Start of INPUT FOR THIS TASK

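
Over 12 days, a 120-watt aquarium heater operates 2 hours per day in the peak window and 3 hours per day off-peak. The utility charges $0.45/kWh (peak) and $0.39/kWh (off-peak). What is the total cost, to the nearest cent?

$2.98

Peak energy = 0.12 kW × 2 h × 12 = 2.88 kWh
Off-peak energy = 0.12 kW × 3 h × 12 = 4.32 kWh
Cost = 2.88 × $0.45 + 4.32 × $0.39 = $1.296 + $1.6848 = $2.98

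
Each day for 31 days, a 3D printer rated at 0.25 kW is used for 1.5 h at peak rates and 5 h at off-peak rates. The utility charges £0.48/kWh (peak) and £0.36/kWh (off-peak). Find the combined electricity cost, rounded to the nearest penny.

Peak energy = 0.25 kW × 1.5 h × 31 = 11.625 kWh
Off-peak energy = 0.25 kW × 5 h × 31 = 38.75 kWh
Cost = 11.625 × £0.48 + 38.75 × £0.36 = £5.58 + £13.95 = £19.53

£19.53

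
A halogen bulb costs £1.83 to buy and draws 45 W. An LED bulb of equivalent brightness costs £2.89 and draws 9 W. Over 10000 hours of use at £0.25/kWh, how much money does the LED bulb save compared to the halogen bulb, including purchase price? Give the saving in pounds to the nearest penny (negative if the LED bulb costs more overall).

halogen bulb: £1.83 + (45/1000) kW × 10000 h × £0.25 = £1.83 + £112.5 = £114.33
LED bulb: £2.89 + (9/1000) kW × 10000 h × £0.25 = £2.89 + £22.5 = £25.39
Saving = £114.33 − £25.39 = £88.94

£88.94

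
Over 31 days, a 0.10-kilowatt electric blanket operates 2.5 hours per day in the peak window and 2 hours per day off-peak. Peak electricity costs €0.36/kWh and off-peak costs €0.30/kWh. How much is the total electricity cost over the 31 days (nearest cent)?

Peak energy = 0.1 kW × 2.5 h × 31 = 7.75 kWh
Off-peak energy = 0.1 kW × 2 h × 31 = 6.2 kWh
Cost = 7.75 × €0.36 + 6.2 × €0.30 = €2.79 + €1.86 = €4.65

€4.65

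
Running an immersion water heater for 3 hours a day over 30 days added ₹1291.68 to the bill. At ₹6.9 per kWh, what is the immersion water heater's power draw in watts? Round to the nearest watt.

2080 W

Energy = ₹1291.68 ÷ ₹6.9/kWh = 187.2 kWh
Runtime = 3 h/day × 30 days = 90 h
Power = 187.2 kWh ÷ 90 h = 2.08 kW = 2080 W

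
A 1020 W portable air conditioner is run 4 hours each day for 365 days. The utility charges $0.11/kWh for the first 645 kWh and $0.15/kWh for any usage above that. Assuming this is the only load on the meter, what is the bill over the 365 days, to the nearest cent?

$197.58

Runtime = 4 h/day × 365 days = 1460 h
Energy = 1.02 kW × 1460 h = 1489.2 kWh
Tier 1 (0–645 kWh): 645 × $0.11 = $70.95
Above 645 kWh: 844.2 × $0.15 = $126.63
Bill = $197.58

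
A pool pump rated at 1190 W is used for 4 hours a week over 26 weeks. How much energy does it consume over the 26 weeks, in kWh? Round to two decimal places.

123.76 kWh

Runtime = 4 h/week × 26 weeks = 104 h
Energy = 1.19 kW × 104 h = 123.76 kWh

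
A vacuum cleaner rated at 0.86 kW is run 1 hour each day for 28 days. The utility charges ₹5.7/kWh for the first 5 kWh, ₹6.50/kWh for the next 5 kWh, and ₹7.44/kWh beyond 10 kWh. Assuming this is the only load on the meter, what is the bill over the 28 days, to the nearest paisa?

Runtime = 1 h/day × 28 days = 28 h
Energy = 0.86 kW × 28 h = 24.08 kWh
Tier 1 (0–5 kWh): 5 × ₹5.7 = ₹28.5
Tier 2 (5–10 kWh): 5 × ₹6.50 = ₹32.5
Above 10 kWh: 14.08 × ₹7.44 = ₹104.7552
Bill = ₹165.76

₹165.76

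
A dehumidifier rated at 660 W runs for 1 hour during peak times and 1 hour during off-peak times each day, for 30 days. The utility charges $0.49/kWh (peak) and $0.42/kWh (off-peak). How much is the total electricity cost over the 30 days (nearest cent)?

Peak energy = 0.66 kW × 1 h × 30 = 19.8 kWh
Off-peak energy = 0.66 kW × 1 h × 30 = 19.8 kWh
Cost = 19.8 × $0.49 + 19.8 × $0.42 = $9.702 + $8.316 = $18.02

$18.02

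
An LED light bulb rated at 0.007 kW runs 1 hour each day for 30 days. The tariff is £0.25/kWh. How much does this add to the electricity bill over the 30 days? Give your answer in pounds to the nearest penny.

Runtime = 1 h/day × 30 days = 30 h
Energy = 0.007 kW × 30 h = 0.21 kWh
Cost = 0.21 kWh × £0.25/kWh = £0.05

£0.05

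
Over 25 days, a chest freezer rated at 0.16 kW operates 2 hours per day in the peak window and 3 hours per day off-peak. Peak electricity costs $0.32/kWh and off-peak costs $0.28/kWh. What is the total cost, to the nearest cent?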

End of INPUT FOR THIS TASK

- _EXERCISE REQUIREMENTS_: Set down every entry again, word for word.

- _SOLUTION FOR THIS PROBLEM_:
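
Over 12 days, a 120-watt aquarium heater operates 2 hours per day in the peak window and 3 hours per day off-peak. The utility charges $0.45/kWh (peak) and $0.39/kWh (off-peak). What is the total cost, to the nearest cent?

$2.98

Peak energy = 0.12 kW × 2 h × 12 = 2.88 kWh
Off-peak energy = 0.12 kW × 3 h × 12 = 4.32 kWh
Cost = 2.88 × $0.45 + 4.32 × $0.39 = $1.296 + $1.6848 = $2.98

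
Each day for 31 days, a 3D printer rated at 0.25 kW is used for 1.5 h at peak rates and 5 h at off-peak rates. The utility charges £0.48/kWh (peak) and £0.36/kWh (off-peak). Find the combined electricity cost, rounded to the nearest penny.

Peak energy = 0.25 kW × 1.5 h × 31 = 11.625 kWh
Off-peak energy = 0.25 kW × 5 h × 31 = 38.75 kWh
Cost = 11.625 × £0.48 + 38.75 × £0.36 = £5.58 + £13.95 = £19.53

£19.53

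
A halogen bulb costs £1.83 to buy and draws 45 W. An LED bulb of equivalent brightness costs £2.89 and draws 9 W. Over 10000 hours of use at £0.25/kWh, how much money does the LED bulb save compared to the halogen bulb, including purchase price? Give the saving in pounds to the nearest penny (negative if the LED bulb costs more overall).

halogen bulb: £1.83 + (45/1000) kW × 10000 h × £0.25 = £1.83 + £112.5 = £114.33
LED bulb: £2.89 + (9/1000) kW × 10000 h × £0.25 = £2.89 + £22.5 = £25.39
Saving = £114.33 − £25.39 = £88.94

£88.94

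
Over 31 days, a 0.10-kilowatt electric blanket operates 2.5 hours per day in the peak window and 2 hours per day off-peak. Peak electricity costs €0.36/kWh and off-peak costs €0.30/kWh. How much is the total electricity cost over the 31 days (nearest cent)?

Peak energy = 0.1 kW × 2.5 h × 31 = 7.75 kWh
Off-peak energy = 0.1 kW × 2 h × 31 = 6.2 kWh
Cost = 7.75 × €0.36 + 6.2 × €0.30 = €2.79 + €1.86 = €4.65

€4.65

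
Running an immersion water heater for 3 hours a day over 30 days added ₹1291.68 to the bill. At ₹6.9 per kWh, what is the immersion water heater's power draw in watts? Round to the nearest watt.

2080 W

Energy = ₹1291.68 ÷ ₹6.9/kWh = 187.2 kWh
Runtime = 3 h/day × 30 days = 90 h
Power = 187.2 kWh ÷ 90 h = 2.08 kW = 2080 W

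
A 1020 W portable air conditioner is run 4 hours each day for 365 days. The utility charges $0.11/kWh for the first 645 kWh and $0.15/kWh for any usage above that. Assuming this is the only load on the meter, what is the bill over the 365 days, to the nearest cent?

$197.58

Runtime = 4 h/day × 365 days = 1460 h
Energy = 1.02 kW × 1460 h = 1489.2 kWh
Tier 1 (0–645 kWh): 645 × $0.11 = $70.95
Above 645 kWh: 844.2 × $0.15 = $126.63
Bill = $197.58

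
A pool pump rated at 1190 W is used for 4 hours a week over 26 weeks. How much energy does it consume over the 26 weeks, in kWh? Round to two decimal places.

123.76 kWh

Runtime = 4 h/week × 26 weeks = 104 h
Energy = 1.19 kW × 104 h = 123.76 kWh

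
A vacuum cleaner rated at 0.86 kW is run 1 hour each day for 28 days. The utility charges ₹5.7/kWh for the first 5 kWh, ₹6.50/kWh for the next 5 kWh, and ₹7.44/kWh beyond 10 kWh. Assuming this is the only load on the meter, what is the bill over the 28 days, to the nearest paisa?

Runtime = 1 h/day × 28 days = 28 h
Energy = 0.86 kW × 28 h = 24.08 kWh
Tier 1 (0–5 kWh): 5 × ₹5.7 = ₹28.5
Tier 2 (5–10 kWh): 5 × ₹6.50 = ₹32.5
Above 10 kWh: 14.08 × ₹7.44 = ₹104.7552
Bill = ₹165.76

₹165.76

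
A dehumidifier rated at 660 W runs for 1 hour during peak times and 1 hour during off-peak times each day, for 30 days. The utility charges $0.49/kWh (peak) and $0.42/kWh (off-peak). How much is the total electricity cost over the 30 days (nearest cent)?

Peak energy = 0.66 kW × 1 h × 30 = 19.8 kWh
Off-peak energy = 0.66 kW × 1 h × 30 = 19.8 kWh
Cost = 19.8 × $0.49 + 19.8 × $0.42 = $9.702 + $8.316 = $18.02

$18.02

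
An LED light bulb rated at 0.007 kW runs 1 hour each day for 30 days. The tariff is £0.25/kWh. How much does this add to the electricity bill over the 30 days? Give your answer in pounds to the nearest penny.

Runtime = 1 h/day × 30 days = 30 h
Energy = 0.007 kW × 30 h = 0.21 kWh
Cost = 0.21 kWh × £0.25/kWh = £0.05

£0.05

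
Over 25 days, a chest freezer rated at 0.16 kW operates 2 hours per day in the peak window and 3 hours per day off-peak. Peak electricity costs $0.32/kWh and off-peak costs $0.28/kWh. What is the total cost, to the nearest cent?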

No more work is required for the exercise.